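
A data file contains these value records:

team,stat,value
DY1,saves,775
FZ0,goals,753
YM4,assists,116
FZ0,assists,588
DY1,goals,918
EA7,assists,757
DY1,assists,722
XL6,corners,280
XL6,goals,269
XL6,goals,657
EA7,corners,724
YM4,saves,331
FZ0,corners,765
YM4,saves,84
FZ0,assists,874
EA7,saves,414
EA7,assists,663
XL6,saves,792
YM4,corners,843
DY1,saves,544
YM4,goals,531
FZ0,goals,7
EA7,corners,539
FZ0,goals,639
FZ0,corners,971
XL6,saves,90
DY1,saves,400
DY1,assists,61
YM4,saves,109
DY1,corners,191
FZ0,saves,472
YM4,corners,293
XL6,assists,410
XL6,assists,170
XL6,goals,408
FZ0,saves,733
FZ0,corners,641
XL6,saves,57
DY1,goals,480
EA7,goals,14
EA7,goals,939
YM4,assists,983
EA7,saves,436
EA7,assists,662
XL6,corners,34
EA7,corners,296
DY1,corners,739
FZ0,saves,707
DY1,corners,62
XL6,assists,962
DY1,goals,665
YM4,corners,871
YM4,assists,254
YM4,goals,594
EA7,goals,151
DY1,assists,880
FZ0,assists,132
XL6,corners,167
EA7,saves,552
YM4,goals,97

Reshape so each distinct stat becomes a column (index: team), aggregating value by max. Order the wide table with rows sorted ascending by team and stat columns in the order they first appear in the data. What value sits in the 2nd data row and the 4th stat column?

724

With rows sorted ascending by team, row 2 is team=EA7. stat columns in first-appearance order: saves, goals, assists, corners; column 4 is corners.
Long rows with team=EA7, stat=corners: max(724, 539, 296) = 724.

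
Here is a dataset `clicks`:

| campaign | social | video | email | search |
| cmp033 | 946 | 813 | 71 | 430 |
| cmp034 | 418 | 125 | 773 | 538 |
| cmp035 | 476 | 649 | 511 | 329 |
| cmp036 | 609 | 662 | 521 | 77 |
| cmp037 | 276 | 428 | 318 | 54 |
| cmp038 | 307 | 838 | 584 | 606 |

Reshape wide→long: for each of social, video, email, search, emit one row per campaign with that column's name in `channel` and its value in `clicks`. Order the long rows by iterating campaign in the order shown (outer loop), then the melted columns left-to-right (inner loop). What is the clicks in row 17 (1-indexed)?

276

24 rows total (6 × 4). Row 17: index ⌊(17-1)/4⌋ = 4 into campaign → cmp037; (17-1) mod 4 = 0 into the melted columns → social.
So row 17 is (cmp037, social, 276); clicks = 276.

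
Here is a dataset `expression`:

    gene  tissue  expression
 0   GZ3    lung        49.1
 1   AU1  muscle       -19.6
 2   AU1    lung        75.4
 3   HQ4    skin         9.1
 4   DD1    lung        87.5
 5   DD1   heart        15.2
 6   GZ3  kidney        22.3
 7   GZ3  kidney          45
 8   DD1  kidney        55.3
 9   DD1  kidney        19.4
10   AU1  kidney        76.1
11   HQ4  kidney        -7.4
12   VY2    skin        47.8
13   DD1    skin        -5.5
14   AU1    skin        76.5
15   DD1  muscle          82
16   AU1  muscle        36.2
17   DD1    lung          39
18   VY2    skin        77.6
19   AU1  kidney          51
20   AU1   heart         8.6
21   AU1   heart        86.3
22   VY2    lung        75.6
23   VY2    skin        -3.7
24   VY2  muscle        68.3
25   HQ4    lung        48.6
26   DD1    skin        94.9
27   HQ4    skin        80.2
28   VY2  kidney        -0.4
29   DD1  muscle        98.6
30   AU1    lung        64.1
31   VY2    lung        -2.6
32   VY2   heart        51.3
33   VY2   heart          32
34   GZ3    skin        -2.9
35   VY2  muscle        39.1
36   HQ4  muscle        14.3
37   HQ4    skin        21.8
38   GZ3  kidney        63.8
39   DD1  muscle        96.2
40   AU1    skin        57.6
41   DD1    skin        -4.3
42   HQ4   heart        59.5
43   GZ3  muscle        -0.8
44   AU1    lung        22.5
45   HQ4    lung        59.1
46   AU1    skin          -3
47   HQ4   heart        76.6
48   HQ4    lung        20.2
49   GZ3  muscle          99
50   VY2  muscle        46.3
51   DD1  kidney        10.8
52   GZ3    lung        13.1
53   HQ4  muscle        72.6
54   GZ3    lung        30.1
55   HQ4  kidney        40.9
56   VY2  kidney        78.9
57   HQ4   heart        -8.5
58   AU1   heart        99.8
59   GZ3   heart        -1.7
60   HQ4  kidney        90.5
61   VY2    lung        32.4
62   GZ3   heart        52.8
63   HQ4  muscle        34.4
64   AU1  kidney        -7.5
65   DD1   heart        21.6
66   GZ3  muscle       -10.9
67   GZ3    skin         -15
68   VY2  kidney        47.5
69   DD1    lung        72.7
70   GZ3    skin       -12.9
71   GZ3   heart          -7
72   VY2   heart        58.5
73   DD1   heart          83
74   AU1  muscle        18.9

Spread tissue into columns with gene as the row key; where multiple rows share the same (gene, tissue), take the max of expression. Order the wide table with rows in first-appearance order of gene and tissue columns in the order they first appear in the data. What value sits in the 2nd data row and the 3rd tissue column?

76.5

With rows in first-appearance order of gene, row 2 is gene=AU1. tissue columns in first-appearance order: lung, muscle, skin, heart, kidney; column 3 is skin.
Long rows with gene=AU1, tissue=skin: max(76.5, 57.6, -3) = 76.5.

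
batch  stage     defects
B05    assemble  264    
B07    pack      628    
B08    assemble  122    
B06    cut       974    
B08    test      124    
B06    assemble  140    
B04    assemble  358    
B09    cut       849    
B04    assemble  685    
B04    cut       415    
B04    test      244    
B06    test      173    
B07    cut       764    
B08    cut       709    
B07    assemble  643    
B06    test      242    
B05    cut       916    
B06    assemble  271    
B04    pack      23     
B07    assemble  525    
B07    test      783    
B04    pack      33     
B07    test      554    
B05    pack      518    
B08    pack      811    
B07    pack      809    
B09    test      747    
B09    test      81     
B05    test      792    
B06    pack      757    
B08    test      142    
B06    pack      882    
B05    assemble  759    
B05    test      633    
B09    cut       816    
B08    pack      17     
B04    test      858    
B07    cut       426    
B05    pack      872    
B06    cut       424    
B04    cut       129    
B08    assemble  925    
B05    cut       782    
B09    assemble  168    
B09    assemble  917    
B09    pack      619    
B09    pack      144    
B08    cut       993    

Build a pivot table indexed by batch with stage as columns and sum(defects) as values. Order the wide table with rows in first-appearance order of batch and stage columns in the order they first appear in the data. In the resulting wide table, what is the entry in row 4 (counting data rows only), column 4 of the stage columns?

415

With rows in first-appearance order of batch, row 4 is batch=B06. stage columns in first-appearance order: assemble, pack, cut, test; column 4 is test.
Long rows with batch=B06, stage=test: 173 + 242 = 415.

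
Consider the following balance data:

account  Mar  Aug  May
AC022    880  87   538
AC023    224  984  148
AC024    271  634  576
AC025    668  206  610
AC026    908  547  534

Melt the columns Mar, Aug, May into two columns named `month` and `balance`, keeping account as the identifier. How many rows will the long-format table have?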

» **What is being asked**
Copy each line of the listing in which the word "balance" can be found.

» **Problem solution**
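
Consider the following balance data:
Melt the columns Mar, Aug, May into two columns named `month` and `balance`, keeping account as the identifier. How many rows will the long-format table have?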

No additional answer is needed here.